▶ _TO DO_: The required output is every line from the one with "Initial row (generation 0): 100100000" through the final line of the data below, unchanged.

▶ _STORED DATA_:
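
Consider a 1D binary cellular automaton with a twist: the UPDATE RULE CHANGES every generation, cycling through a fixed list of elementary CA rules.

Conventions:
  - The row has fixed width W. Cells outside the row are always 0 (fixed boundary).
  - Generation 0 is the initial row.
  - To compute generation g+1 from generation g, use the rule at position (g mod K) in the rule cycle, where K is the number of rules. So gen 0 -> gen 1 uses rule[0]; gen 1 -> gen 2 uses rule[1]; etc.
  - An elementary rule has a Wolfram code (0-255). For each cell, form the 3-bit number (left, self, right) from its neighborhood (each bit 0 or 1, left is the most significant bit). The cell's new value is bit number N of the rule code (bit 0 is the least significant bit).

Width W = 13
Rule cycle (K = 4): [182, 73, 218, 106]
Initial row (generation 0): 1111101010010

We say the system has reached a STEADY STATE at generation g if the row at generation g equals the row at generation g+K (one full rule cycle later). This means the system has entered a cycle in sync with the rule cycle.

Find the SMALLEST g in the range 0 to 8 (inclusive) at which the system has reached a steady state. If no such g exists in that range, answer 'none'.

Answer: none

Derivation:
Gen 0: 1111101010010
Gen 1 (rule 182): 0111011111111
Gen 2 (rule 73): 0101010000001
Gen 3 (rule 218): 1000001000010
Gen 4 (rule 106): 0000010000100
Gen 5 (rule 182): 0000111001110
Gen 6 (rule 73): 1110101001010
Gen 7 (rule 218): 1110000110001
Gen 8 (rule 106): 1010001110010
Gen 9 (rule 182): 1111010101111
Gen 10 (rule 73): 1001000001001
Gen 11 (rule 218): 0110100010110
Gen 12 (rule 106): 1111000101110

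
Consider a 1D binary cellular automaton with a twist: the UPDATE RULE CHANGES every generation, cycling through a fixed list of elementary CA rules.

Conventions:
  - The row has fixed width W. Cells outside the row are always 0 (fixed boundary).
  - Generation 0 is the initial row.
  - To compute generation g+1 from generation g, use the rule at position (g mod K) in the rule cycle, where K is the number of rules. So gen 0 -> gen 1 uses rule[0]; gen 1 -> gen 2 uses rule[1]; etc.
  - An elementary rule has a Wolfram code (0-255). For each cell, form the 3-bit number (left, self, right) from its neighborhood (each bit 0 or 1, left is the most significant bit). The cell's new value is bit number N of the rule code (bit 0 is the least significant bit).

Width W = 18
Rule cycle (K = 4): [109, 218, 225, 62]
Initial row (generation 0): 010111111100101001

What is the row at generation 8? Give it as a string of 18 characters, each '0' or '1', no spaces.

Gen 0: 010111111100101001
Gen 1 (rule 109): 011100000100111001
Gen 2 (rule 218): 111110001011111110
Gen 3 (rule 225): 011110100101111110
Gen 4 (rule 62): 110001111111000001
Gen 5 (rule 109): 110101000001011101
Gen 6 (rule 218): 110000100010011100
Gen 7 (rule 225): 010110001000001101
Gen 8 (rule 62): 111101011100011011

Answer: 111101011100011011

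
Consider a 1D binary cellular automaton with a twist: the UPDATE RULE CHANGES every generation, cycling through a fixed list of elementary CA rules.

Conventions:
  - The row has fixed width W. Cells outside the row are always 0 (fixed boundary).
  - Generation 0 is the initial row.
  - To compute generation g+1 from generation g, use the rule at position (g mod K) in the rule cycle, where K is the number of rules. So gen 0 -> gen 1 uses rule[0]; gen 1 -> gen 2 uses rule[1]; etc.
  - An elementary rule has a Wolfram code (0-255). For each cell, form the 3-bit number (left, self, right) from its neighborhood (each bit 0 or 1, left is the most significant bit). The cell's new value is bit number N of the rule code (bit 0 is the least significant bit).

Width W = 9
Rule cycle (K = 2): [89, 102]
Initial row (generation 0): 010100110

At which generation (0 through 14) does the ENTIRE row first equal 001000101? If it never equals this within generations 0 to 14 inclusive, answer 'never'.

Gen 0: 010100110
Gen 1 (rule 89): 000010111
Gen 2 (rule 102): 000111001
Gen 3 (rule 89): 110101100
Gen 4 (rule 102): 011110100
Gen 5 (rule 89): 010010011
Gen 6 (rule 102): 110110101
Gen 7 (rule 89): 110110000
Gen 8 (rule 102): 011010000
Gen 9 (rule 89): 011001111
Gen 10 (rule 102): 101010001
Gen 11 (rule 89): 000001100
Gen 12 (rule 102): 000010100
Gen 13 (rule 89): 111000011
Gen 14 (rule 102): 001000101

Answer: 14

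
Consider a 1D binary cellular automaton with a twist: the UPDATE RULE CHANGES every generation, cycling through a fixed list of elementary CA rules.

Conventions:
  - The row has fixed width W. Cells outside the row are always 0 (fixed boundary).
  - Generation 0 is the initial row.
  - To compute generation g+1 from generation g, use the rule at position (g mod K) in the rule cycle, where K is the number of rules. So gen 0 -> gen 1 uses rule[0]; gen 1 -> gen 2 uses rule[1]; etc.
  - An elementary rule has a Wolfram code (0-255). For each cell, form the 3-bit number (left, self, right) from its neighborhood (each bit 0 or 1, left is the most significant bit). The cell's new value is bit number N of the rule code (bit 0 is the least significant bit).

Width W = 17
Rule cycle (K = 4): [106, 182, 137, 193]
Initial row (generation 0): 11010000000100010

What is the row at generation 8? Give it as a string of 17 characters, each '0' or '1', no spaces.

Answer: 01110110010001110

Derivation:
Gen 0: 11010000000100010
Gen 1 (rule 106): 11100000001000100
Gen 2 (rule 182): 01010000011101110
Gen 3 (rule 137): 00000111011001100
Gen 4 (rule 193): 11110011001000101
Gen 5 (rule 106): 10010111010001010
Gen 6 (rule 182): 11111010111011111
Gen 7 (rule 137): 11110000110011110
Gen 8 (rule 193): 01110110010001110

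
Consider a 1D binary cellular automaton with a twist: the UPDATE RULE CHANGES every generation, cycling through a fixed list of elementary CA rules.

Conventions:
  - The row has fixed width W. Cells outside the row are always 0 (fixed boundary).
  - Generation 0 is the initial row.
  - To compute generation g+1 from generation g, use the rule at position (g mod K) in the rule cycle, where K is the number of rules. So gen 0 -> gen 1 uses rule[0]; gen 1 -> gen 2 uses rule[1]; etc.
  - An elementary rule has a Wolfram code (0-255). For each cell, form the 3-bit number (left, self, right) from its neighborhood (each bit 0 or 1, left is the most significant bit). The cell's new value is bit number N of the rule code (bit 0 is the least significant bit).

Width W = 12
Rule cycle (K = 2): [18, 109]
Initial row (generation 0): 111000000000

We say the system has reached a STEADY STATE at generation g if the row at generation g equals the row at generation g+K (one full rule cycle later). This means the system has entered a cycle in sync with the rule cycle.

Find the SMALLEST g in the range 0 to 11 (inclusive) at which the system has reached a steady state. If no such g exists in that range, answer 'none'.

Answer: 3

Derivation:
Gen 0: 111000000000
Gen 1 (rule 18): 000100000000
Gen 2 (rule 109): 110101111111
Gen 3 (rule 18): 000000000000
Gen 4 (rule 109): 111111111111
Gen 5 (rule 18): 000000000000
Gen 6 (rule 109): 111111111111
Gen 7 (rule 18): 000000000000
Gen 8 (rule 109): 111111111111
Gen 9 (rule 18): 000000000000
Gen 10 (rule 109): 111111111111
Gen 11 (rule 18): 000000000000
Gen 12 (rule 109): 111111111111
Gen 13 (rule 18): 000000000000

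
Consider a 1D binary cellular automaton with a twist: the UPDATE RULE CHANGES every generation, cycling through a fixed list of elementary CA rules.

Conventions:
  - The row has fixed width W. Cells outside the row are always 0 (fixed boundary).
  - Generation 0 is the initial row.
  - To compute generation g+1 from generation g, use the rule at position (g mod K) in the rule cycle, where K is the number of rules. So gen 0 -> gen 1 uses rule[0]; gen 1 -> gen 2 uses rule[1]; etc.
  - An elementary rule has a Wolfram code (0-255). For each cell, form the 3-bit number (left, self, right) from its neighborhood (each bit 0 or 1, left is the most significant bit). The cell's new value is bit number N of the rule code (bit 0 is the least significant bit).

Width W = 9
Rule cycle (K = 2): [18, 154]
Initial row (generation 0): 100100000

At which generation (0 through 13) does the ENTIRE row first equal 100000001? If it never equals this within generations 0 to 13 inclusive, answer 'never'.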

▶ _THE COMPLETED TASK_:
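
Initial row (generation 0): 100100000

At which generation (0 through 13) does the ENTIRE row first equal 100000001? If it never equals this within generations 0 to 13 inclusive, answer 'never'.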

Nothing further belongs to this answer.